Task to carry out: Tell how many lines in the following entries include the word "company", giving the figure alone.

Data for processing:
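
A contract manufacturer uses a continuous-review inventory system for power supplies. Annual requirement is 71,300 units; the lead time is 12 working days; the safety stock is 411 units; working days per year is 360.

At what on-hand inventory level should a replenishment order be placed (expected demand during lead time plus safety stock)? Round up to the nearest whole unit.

2,788 units

Daily demand d = 71,300 / 360 = 198.056 units/day
Demand during lead time = 198.056 × 12 = 2,376.67
Reorder point = 2,376.67 + 411 = 2,787.67 → round up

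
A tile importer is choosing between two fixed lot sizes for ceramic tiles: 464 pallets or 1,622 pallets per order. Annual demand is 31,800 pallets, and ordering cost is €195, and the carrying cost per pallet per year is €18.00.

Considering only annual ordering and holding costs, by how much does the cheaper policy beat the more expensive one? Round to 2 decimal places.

TC(Q) = (D/Q)S + (Q/2)H
TC(464) = (31,800/464)×195 + (464/2)×18 = €17,540.22
TC(1,622) = (31,800/1,622)×195 + (1,622/2)×18 = €18,421.06
Cheaper: Q = 464.  Difference = €880.83

€880.83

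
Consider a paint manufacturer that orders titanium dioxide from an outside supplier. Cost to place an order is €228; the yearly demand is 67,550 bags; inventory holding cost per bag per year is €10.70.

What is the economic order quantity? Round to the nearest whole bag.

1,697 bags

Optimal lot size Q* = (2 × 67,550 × €228 / €10.7)^½ ≈ 1,696.69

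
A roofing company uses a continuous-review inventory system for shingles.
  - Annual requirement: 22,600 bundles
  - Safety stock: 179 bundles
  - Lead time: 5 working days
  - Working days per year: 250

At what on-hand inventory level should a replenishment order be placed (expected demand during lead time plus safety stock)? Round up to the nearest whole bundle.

631 bundles

Daily demand d = 22,600 / 250 = 90.400 bundles/day
Demand during lead time = 90.400 × 5 = 452.00
Reorder point = 452.00 + 179 = 631.00 → round up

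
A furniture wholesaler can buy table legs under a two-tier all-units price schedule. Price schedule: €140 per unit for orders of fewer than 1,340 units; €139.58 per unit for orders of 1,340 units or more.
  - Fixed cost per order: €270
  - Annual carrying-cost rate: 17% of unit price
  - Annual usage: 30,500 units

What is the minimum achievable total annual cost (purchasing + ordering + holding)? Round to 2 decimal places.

€4,279,233.68

H₁ = 17%×€140 = €23.8000;  H₂ = 17%×€139.58 = €23.7286
EOQ₁ = √(2×30,500×270/23.8000) = 831.88  (< 1,340, feasible at tier 1)
EOQ₂ = √(2×30,500×270/23.7286) = 833.13  (< 1,340 → use Q = 1,340 at tier-2 price)
TC(tier 1 (EOQ₁), Q≈831.9) = €4,289,798.64
TC(tier 2, Q≈1,340.0) = €4,279,233.68
Minimum at tier 2: €4,279,233.68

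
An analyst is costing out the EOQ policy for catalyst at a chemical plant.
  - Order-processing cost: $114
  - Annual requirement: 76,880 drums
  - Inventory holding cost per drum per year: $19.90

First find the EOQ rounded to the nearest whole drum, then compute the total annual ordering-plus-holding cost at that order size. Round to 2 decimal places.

Optimal lot size Q* = (2 × 76,880 × $114 / $19.9)^½ ≈ 938.53 → Q = 939 drums
Ordering: D/Q × S = 76,880/939 × $114 = $9,333.67
Holding:  Q/2 × H = 939/2 × $19.9 = $9,343.05
Total = $9,333.67 + $9,343.05 = $18,676.72

$18,676.72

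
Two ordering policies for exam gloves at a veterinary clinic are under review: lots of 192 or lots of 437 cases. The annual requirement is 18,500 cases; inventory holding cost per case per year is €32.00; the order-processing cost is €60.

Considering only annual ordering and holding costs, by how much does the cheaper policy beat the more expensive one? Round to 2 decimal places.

€678.80

TC(Q) = (D/Q)S + (Q/2)H
TC(192) = (18,500/192)×60 + (192/2)×32 = €8,853.25
TC(437) = (18,500/437)×60 + (437/2)×32 = €9,532.05
Cheaper: Q = 192.  Difference = €678.80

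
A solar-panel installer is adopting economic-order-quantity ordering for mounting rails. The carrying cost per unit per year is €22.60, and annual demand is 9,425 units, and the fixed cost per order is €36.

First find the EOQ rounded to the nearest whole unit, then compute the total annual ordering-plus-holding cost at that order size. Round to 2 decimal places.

Optimal lot size Q* = (2 × 9,425 × €36 / €22.6)^½ ≈ 173.28 → Q = 173 units
Orders/yr = 9,425/173 = 54.480; ordering cost = 54.480 × €36 = €1,961.27
Average inventory = 173/2 = 86.5; holding cost = 86.5 × €22.6 = €1,954.90
Total = €1,961.27 + €1,954.90 = €3,916.17

€3,916.17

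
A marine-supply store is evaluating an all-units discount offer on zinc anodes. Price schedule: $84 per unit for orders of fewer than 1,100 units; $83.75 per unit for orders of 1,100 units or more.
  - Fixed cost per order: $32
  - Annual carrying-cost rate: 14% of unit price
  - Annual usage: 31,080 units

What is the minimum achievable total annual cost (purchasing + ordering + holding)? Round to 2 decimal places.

$2,610,302.90

H₁ = 14%×$84 = $11.7600;  H₂ = 14%×$83.75 = $11.7250
EOQ₁ = √(2×31,080×32/11.7600) = 411.27  (< 1,100, feasible at tier 1)
EOQ₂ = √(2×31,080×32/11.7250) = 411.88  (< 1,100 → use Q = 1,100 at tier-2 price)
TC(tier 1 (EOQ₁), Q≈411.3) = $2,615,556.53
TC(tier 2, Q≈1,100.0) = $2,610,302.90
Minimum at tier 2: $2,610,302.90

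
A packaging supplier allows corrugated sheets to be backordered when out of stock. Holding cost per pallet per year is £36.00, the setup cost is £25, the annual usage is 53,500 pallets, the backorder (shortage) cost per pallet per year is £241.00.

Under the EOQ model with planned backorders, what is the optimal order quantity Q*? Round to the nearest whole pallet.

292 pallets

Basic EOQ = √(2·53,500·25/36) = 272.590
Backorder adjustment √((H+b)/b) = √((36+241)/241) = 1.0721
Q* = 272.590 × 1.0721 ≈ 292.24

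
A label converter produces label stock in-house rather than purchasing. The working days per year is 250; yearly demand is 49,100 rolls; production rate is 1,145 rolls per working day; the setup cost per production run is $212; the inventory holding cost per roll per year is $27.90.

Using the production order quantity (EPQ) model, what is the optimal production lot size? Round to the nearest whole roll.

d = 49,100/250 = 196.4000 rolls/day;  effective holding cost H(1 − d/p) = 27.9·(1 − 196.4000/1145) = 23.11436
Q* = √(2DS / H_eff) = √(2·49,100·212 / 23.11436) ≈ 949.04

949 rolls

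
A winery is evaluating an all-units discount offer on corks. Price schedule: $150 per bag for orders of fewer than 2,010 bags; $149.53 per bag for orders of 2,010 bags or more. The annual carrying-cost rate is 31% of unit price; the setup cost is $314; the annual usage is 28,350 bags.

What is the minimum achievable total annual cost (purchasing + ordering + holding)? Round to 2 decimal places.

$4,281,272.85

H₁ = 31%×$150 = $46.5000;  H₂ = 31%×$149.53 = $46.3543
EOQ₁ = √(2×28,350×314/46.5000) = 618.77  (< 2,010, feasible at tier 1)
EOQ₂ = √(2×28,350×314/46.3543) = 619.74  (< 2,010 → use Q = 2,010 at tier-2 price)
TC(tier 1 (EOQ₁), Q≈618.8) = $4,281,272.85
TC(tier 2, Q≈2,010.0) = $4,290,190.38
Minimum at tier 1 (EOQ₁): $4,281,272.85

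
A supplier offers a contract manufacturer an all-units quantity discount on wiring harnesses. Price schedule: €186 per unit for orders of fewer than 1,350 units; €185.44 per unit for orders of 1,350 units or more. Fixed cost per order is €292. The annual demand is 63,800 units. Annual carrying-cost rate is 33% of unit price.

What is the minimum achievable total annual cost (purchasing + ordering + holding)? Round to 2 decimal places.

€11,886,178.46

H₁ = 33%×€186 = €61.3800;  H₂ = 33%×€185.44 = €61.1952
EOQ₁ = √(2×63,800×292/61.3800) = 779.12  (< 1,350, feasible at tier 1)
EOQ₂ = √(2×63,800×292/61.1952) = 780.29  (< 1,350 → use Q = 1,350 at tier-2 price)
TC(tier 1 (EOQ₁), Q≈779.1) = €11,914,622.27
TC(tier 2, Q≈1,350.0) = €11,886,178.46
Minimum at tier 2: €11,886,178.46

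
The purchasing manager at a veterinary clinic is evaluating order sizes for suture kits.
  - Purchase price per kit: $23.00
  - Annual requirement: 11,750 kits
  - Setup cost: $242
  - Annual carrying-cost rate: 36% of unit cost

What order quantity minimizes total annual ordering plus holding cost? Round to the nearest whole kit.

829 kits

Holding cost per kit per year: H = 36% × $23 = $8.2800
Optimal lot size Q* = (2 × 11,750 × $242 / $8.28)^½ ≈ 828.76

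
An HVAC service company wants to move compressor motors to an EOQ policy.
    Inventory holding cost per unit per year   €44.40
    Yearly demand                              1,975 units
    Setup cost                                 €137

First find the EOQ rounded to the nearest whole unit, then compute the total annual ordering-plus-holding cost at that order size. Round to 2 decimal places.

€4,901.77

2DS/H = 2·1,975·137/44.4 = 12,188.06
EOQ = √12,188.06 ≈ 110.40 → Q = 110 units
Orders/yr = 1,975/110 = 17.955; ordering cost = 17.955 × €137 = €2,459.77
Average inventory = 110/2 = 55; holding cost = 55 × €44.4 = €2,442.00
Total = €2,459.77 + €2,442.00 = €4,901.77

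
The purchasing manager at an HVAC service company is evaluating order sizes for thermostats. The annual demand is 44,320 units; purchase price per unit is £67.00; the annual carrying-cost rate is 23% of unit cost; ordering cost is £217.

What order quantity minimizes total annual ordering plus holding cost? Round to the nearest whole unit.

H = i·C = 0.23 × £67 = £15.4100 per unit-year
Optimal lot size Q* = (2 × 44,320 × £217 / £15.41)^½ ≈ 1,117.23

1,117 units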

Task solution: 3